*** Begin section ***

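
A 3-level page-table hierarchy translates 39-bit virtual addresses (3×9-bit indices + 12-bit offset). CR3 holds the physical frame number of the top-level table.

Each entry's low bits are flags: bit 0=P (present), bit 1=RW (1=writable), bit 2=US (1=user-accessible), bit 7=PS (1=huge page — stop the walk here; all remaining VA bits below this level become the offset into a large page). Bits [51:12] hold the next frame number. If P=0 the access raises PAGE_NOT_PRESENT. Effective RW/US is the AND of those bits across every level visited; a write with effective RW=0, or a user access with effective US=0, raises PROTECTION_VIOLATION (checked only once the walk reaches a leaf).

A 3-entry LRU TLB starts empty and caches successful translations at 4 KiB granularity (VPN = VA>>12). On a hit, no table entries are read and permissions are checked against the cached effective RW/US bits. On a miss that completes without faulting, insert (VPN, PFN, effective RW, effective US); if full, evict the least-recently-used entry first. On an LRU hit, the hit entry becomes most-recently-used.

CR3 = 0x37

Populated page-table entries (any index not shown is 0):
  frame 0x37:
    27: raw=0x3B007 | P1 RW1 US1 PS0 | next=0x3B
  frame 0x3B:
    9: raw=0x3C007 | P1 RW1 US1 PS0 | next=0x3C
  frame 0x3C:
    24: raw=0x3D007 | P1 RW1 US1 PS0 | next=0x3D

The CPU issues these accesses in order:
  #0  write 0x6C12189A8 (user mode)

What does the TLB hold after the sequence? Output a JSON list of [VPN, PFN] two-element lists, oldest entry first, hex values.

Per-access translation:
#0 VA=0x6C12189A8 (w,user):
  L0 @0x37[27] → 0x3B007  P=1,RW=1,US=1,PS=0
  L1 @0x3B[9] → 0x3C007  P=1,RW=1,US=1,PS=0
  L2 @0x3C[24] → 0x3D007  P=1,RW=1,US=1,PS=0
  ✓ 0x3D9A8  — 3 lookups

TLB: [["0x6C1218", "0x3D"]]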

*** End section ***

How many lines of the material above contain the string "entries"? Answer with the number only.

2